#### Exercise material

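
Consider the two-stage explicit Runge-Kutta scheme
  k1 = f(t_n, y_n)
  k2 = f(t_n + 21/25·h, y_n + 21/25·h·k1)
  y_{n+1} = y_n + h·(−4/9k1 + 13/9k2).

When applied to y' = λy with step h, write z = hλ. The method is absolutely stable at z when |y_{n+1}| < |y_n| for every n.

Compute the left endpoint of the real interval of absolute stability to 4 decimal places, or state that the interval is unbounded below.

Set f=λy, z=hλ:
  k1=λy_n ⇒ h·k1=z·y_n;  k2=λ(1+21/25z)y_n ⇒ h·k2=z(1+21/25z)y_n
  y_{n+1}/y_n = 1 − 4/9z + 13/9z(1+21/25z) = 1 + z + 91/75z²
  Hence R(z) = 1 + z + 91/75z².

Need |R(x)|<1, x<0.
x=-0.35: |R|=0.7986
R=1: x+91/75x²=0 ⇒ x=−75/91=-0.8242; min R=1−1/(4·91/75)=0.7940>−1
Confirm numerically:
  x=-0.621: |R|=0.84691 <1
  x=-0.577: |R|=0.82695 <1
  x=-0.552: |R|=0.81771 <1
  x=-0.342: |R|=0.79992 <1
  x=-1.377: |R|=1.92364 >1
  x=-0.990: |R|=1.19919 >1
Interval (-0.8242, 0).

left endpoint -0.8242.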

########
#### Exercise material

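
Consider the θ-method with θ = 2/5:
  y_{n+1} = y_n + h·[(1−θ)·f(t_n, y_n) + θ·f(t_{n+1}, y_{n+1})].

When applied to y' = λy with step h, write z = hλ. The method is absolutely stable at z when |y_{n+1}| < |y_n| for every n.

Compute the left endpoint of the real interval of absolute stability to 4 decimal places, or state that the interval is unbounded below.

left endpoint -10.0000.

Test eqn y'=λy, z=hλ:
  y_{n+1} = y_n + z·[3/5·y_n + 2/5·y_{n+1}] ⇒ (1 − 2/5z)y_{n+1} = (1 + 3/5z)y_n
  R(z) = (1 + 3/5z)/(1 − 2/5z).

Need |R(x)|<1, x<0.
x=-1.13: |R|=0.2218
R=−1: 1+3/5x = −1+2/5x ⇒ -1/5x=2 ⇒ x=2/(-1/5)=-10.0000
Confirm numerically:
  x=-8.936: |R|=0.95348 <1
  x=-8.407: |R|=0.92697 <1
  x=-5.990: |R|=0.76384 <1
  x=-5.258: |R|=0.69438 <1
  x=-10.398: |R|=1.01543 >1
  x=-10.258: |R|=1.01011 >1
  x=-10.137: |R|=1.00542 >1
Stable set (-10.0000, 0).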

########

- What you are asked to do: Match on "Consider" and copy out every line of the entries that contains it.

- Response to the exercise:
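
Consider the two-stage explicit Runge-Kutta scheme
Consider the θ-method with θ = 2/5: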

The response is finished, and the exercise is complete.